(Data for the task)

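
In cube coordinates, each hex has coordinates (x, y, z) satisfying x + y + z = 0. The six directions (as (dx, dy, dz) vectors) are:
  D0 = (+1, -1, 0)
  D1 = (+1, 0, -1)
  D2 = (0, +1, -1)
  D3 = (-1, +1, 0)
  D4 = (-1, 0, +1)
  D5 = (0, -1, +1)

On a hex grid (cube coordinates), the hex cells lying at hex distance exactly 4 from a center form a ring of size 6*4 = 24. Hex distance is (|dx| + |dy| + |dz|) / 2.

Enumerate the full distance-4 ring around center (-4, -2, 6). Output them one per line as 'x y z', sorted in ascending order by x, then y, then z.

Answer: -8 -2 10
-8 -1 9
-8 0 8
-8 1 7
-8 2 6
-7 -3 10
-7 2 5
-6 -4 10
-6 2 4
-5 -5 10
-5 2 3
-4 -6 10
-4 2 2
-3 -6 9
-3 1 2
-2 -6 8
-2 0 2
-1 -6 7
-1 -1 2
0 -6 6
0 -5 5
0 -4 4
0 -3 3
0 -2 2

Derivation:
Walk ring at distance 4 from (-4, -2, 6):
Start at center + D4*4 = (-8, -2, 10)
  hex 0: (-8, -2, 10)
  hex 1: (-7, -3, 10)
  hex 2: (-6, -4, 10)
  hex 3: (-5, -5, 10)
  hex 4: (-4, -6, 10)
  hex 5: (-3, -6, 9)
  hex 6: (-2, -6, 8)
  hex 7: (-1, -6, 7)
  hex 8: (0, -6, 6)
  hex 9: (0, -5, 5)
  hex 10: (0, -4, 4)
  hex 11: (0, -3, 3)
  hex 12: (0, -2, 2)
  hex 13: (-1, -1, 2)
  hex 14: (-2, 0, 2)
  hex 15: (-3, 1, 2)
  hex 16: (-4, 2, 2)
  hex 17: (-5, 2, 3)
  hex 18: (-6, 2, 4)
  hex 19: (-7, 2, 5)
  hex 20: (-8, 2, 6)
  hex 21: (-8, 1, 7)
  hex 22: (-8, 0, 8)
  hex 23: (-8, -1, 9)
Sorted: 24 hexes.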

(End Data for the task)

| What you will do |
Show each line of the records above containing "cube".

| Written solution |
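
In cube coordinates, each hex has coordinates (x, y, z) satisfying x + y + z = 0. The six directions (as (dx, dy, dz) vectors) are:
On a hex grid (cube coordinates), the hex cells lying at hex distance exactly 4 from a center form a ring of size 6*4 = 24. Hex distance is (|dx| + |dy| + |dz|) / 2.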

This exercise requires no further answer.